- _To do_
Scan the entries that follow for the word "power", then report every line in which it appears.

Collected data:
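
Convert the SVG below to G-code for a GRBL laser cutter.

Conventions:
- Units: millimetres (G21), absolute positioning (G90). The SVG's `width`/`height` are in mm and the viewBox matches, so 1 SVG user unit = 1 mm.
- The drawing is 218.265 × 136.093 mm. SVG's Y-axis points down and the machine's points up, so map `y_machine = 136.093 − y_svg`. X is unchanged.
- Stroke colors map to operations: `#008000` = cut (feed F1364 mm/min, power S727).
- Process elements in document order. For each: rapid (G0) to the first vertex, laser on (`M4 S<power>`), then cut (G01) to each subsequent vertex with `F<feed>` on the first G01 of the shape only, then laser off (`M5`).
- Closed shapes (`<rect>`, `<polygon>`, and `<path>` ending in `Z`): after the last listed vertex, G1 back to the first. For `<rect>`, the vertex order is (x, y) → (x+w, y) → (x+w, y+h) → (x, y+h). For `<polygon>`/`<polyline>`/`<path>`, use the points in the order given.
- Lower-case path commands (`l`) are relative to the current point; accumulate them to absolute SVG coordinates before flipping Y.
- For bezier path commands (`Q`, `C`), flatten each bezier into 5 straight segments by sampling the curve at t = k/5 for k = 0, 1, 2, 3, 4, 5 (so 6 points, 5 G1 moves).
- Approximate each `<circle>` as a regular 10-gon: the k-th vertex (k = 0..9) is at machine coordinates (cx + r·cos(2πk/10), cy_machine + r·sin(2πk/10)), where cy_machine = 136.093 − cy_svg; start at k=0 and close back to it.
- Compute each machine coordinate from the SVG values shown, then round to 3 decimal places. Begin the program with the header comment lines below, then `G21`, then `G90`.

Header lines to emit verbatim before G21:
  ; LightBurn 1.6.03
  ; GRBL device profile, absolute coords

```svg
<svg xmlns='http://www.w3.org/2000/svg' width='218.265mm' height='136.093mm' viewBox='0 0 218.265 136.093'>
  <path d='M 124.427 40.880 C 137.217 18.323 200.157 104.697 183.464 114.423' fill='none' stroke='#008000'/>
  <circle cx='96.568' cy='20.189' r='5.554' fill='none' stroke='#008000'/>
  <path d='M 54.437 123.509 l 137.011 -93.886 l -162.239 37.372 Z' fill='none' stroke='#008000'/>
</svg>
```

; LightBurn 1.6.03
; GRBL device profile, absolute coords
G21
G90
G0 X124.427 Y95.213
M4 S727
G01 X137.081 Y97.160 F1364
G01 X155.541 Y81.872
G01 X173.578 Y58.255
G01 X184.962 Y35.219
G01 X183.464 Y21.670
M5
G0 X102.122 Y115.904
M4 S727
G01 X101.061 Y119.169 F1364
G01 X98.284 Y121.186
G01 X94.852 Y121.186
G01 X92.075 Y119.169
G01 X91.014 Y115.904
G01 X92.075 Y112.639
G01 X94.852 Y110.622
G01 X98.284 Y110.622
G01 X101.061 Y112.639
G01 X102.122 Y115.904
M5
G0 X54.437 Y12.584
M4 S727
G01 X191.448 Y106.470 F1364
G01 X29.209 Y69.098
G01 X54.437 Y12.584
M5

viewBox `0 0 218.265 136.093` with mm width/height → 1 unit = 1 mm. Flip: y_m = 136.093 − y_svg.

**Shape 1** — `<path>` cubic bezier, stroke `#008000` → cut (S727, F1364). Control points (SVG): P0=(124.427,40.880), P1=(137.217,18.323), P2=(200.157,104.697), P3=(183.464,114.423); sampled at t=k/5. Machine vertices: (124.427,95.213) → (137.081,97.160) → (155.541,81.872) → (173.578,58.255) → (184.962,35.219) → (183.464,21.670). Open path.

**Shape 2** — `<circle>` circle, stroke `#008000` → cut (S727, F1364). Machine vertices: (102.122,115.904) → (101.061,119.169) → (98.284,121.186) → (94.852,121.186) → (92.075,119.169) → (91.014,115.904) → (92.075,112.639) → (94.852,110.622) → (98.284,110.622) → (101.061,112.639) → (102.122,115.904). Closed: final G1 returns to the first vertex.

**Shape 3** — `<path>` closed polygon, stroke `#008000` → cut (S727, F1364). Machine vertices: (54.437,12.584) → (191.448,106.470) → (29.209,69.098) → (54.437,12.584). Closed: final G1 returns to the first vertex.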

- _Exercise output_
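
- Stroke colors map to operations: `#008000` = cut (feed F1364 mm/min, power S727).
- Process elements in document order. For each: rapid (G0) to the first vertex, laser on (`M4 S<power>`), then cut (G01) to each subsequent vertex with `F<feed>` on the first G01 of the shape only, then laser off (`M5`).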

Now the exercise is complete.